(INPUT FOR THIS TASK begins)

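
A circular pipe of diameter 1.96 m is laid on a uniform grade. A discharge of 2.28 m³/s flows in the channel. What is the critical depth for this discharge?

y_c = 0.717 m

At critical depth, Q² T / (g A³) = 1, i.e. A³/T = Q²/g = 2.28²/9.81 = 0.5299.
Trying y = 0.881 m: A³/T = 1.166 — high.
Trying y = 0.629 m: A³/T = 0.3189 — low.
Trying y = 0.717 m: A³/T = 0.5286 — close enough.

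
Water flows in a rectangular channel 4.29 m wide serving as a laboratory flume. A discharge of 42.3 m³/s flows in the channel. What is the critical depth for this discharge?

y_c = 2.15 m

For a rectangular channel, critical depth y_c = (q²/g)^(1/3) where q = Q/b = 42.3/4.29 = 9.86 m²/s.
So y_c = (9.86²/9.81)^(1/3) = 2.15 m.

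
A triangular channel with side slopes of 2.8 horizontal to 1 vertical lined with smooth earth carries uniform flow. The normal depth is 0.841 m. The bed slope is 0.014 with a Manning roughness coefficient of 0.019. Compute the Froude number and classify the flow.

supercritical

For a triangular section with side slope z = 2.8: A = zy² = 2.8×0.841² = 1.98 m²; P = 2y√(1+z²) = 2×0.841×2.973 = 5.001 m.
Hydraulic radius R = A/P = 1.98/5.001 = 0.396 m.
V = (1/n) R^(2/3) √S = (1/0.019) × 0.396^(2/3) × √0.014 = 3.358 m/s. Hydraulic depth D_h = A/T = 1.98/4.71 = 0.4205 m.
Froude number Fr = V/√(g·D_h) = 3.358/√(9.81×0.4205) = 1.65, which is greater than 1, so the flow is supercritical.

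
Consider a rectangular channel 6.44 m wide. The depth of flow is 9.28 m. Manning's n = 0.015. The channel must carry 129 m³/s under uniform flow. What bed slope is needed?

S = 0.000328

Flow area A = b·y = 6.44 × 9.28 = 59.76 m². Wetted perimeter P = b + 2y = 6.44 + 2×9.28 = 25 m.
Hydraulic radius R = A/P = 59.76/25 = 2.391 m.
From Manning's equation, S = [nQ / (1 A R^(2/3))]² = [0.015 × 129 / (1 × 59.76 × 2.391^(2/3))]² = 0.000328.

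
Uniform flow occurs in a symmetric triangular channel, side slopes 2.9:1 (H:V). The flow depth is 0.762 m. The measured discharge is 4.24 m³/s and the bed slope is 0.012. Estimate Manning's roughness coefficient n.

n = 0.022

For a triangular section with side slope z = 2.9: A = zy² = 2.9×0.762² = 1.684 m²; P = 2y√(1+z²) = 2×0.762×3.068 = 4.675 m.
Hydraulic radius R = A/P = 1.684/4.675 = 0.3602 m.
Rearranging Manning's equation: n = (1/Q) A R^(2/3) S^(1/2) = (1/4.24) × 1.684 × 0.3602^(2/3) × √0.012 = 0.022.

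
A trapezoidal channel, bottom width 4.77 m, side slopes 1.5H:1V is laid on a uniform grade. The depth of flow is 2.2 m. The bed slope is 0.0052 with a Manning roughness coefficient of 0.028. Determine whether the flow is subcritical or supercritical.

subcritical

With bottom width b = 4.77 m and side slope z = 1.5: A = (b + zy)y = (4.77 + 1.5×2.2)×2.2 = 17.75 m²; P = b + 2y√(1+z²) = 4.77 + 2×2.2×1.803 = 12.7 m.
Hydraulic radius R = A/P = 17.75/12.7 = 1.398 m.
V = (1/n) R^(2/3) √S = (1/0.028) × 1.398^(2/3) × √0.0052 = 3.219 m/s. Hydraulic depth D_h = A/T = 17.75/11.37 = 1.561 m.
Froude number Fr = V/√(g·D_h) = 3.219/√(9.81×1.561) = 0.823, which is less than 1, so the flow is subcritical.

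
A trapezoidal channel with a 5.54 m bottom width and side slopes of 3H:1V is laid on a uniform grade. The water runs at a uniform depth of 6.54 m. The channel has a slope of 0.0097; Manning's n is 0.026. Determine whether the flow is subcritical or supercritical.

supercritical

With bottom width b = 5.54 m and side slope z = 3: A = (b + zy)y = (5.54 + 3×6.54)×6.54 = 164.5 m²; P = b + 2y√(1+z²) = 5.54 + 2×6.54×3.162 = 46.9 m.
Hydraulic radius R = A/P = 164.5/46.9 = 3.508 m.
V = (1/n) R^(2/3) √S = (1/0.026) × 3.508^(2/3) × √0.0097 = 8.746 m/s. Hydraulic depth D_h = A/T = 164.5/44.78 = 3.675 m.
Froude number Fr = V/√(g·D_h) = 8.746/√(9.81×3.675) = 1.46, which is greater than 1, so the flow is supercritical.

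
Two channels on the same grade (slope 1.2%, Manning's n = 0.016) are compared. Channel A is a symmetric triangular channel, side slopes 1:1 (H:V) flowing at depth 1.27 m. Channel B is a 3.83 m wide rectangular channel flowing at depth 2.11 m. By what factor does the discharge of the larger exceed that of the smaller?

Channel A: For a triangular section with side slope z = 1: A = zy² = 1×1.27² = 1.613 m²; P = 2y√(1+z²) = 2×1.27×1.414 = 3.592 m. Hydraulic radius R = A/P = 1.613/3.592 = 0.449 m. Q_A = (1/0.016)·1.613·0.449^(2/3)·√0.012 = 6.475 m³/s.
Channel B: Flow area A = b·y = 3.83 × 2.11 = 8.081 m². Wetted perimeter P = b + 2y = 3.83 + 2×2.11 = 8.05 m. Hydraulic radius R = A/P = 8.081/8.05 = 1.004 m. Q_B = (1/0.016)·8.081·1.004^(2/3)·√0.012 = 55.47 m³/s.
The larger discharge is 55.47 m³/s and the smaller is 6.475 m³/s; the ratio is 8.57.

8.57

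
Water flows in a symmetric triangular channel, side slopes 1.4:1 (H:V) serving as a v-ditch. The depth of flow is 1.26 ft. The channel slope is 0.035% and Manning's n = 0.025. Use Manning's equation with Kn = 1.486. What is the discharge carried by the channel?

Q = 1.58 ft³/s

For a triangular section with side slope z = 1.4: A = zy² = 1.4×1.26² = 2.223 ft²; P = 2y√(1+z²) = 2×1.26×1.72 = 4.336 ft.
Hydraulic radius R = A/P = 2.223/4.336 = 0.5127 ft.
Manning's equation: Q = (1.486/n) A R^(2/3) S^(1/2) = (1.486/0.025) × 2.223 × 0.5127^(2/3) × 0.00035^(1/2) = 1.58 ft³/s.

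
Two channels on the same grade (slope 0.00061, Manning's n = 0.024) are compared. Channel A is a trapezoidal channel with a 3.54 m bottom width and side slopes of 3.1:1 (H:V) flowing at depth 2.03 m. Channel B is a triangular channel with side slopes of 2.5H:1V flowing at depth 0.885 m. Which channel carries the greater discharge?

channel A

Channel A: With bottom width b = 3.54 m and side slope z = 3.1: A = (b + zy)y = (3.54 + 3.1×2.03)×2.03 = 19.96 m²; P = b + 2y√(1+z²) = 3.54 + 2×2.03×3.257 = 16.76 m. Hydraulic radius R = A/P = 19.96/16.76 = 1.191 m. Q_A = (1/0.024)·19.96·1.191^(2/3)·√0.00061 = 23.08 m³/s.
Channel B: For a triangular section with side slope z = 2.5: A = zy² = 2.5×0.885² = 1.958 m²; P = 2y√(1+z²) = 2×0.885×2.693 = 4.766 m. Hydraulic radius R = A/P = 1.958/4.766 = 0.4109 m. Q_B = (1/0.024)·1.958·0.4109^(2/3)·√0.00061 = 1.114 m³/s.
Q_A = 23.08 m³/s vs Q_B = 1.114 m³/s, so channel A carries more.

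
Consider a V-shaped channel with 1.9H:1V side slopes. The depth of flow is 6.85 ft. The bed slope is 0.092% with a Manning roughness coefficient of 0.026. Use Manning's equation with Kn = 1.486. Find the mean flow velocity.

V = 3.63 ft/s

For a triangular section with side slope z = 1.9: A = zy² = 1.9×6.85² = 89.15 ft²; P = 2y√(1+z²) = 2×6.85×2.147 = 29.42 ft.
Hydraulic radius R = A/P = 89.15/29.42 = 3.031 ft.
From Manning's equation, V = (1.486/n) R^(2/3) S^(1/2) = (1.486/0.026) × 3.031^(2/3) × 0.00092^(1/2) = 3.63 ft/s.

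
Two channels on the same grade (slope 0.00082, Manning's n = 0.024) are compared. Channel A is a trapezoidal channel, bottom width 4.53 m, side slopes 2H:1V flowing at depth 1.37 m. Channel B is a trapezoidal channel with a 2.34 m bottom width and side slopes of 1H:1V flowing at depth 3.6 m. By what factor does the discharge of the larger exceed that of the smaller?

Channel A: With bottom width b = 4.53 m and side slope z = 2: A = (b + zy)y = (4.53 + 2×1.37)×1.37 = 9.96 m²; P = b + 2y√(1+z²) = 4.53 + 2×1.37×2.236 = 10.66 m. Hydraulic radius R = A/P = 9.96/10.66 = 0.9346 m. Q_A = (1/0.024)·9.96·0.9346^(2/3)·√0.00082 = 11.36 m³/s.
Channel B: With bottom width b = 2.34 m and side slope z = 1: A = (b + zy)y = (2.34 + 1×3.6)×3.6 = 21.38 m²; P = b + 2y√(1+z²) = 2.34 + 2×3.6×1.414 = 12.52 m. Hydraulic radius R = A/P = 21.38/12.52 = 1.708 m. Q_B = (1/0.024)·21.38·1.708^(2/3)·√0.00082 = 36.45 m³/s.
The larger discharge is 36.45 m³/s and the smaller is 11.36 m³/s; the ratio is 3.21.

3.21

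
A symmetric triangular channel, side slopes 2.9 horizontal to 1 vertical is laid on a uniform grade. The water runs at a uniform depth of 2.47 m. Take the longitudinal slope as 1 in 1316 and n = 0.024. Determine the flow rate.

For a triangular section with side slope z = 2.9: A = zy² = 2.9×2.47² = 17.69 m²; P = 2y√(1+z²) = 2×2.47×3.068 = 15.15 m.
Hydraulic radius R = A/P = 17.69/15.15 = 1.168 m.
Manning's equation: Q = (1/n) A R^(2/3) S^(1/2) = (1/0.024) × 17.69 × 1.168^(2/3) × 0.0007599^(1/2) = 22.5 m³/s.

Q = 22.5 m³/s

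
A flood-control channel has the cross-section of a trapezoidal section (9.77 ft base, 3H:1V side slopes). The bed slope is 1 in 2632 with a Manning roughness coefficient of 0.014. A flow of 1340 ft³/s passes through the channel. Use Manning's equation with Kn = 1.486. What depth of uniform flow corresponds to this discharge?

Manning's equation rearranged: A R^(2/3) = nQ / (1.486·√S) = 0.014 × 1340 / (1.486 × √0.0003799) = 647.7.
At y = 9.15 ft: A R^(2/3) = 1000 — high.
At y = 5.59 ft: A R^(2/3) = 328 — low.
At y = 7.58 ft: A R^(2/3) = 648.6 — close enough.

y_n = 7.58 ft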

(INPUT FOR THIS TASK ends)

*ASSIGNMENT*: Keep only the lines from the one containing "A flood-control channel" to the end of the entries, and repeat them exactly.

*ANSWER TO THE PROBLEM*:
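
A flood-control channel has the cross-section of a trapezoidal section (9.77 ft base, 3H:1V side slopes). The bed slope is 1 in 2632 with a Manning roughness coefficient of 0.014. A flow of 1340 ft³/s passes through the channel. Use Manning's equation with Kn = 1.486. What depth of uniform flow corresponds to this discharge?

Manning's equation rearranged: A R^(2/3) = nQ / (1.486·√S) = 0.014 × 1340 / (1.486 × √0.0003799) = 647.7.
At y = 9.15 ft: A R^(2/3) = 1000 — high.
At y = 5.59 ft: A R^(2/3) = 328 — low.
At y = 7.58 ft: A R^(2/3) = 648.6 — close enough.

y_n = 7.58 ft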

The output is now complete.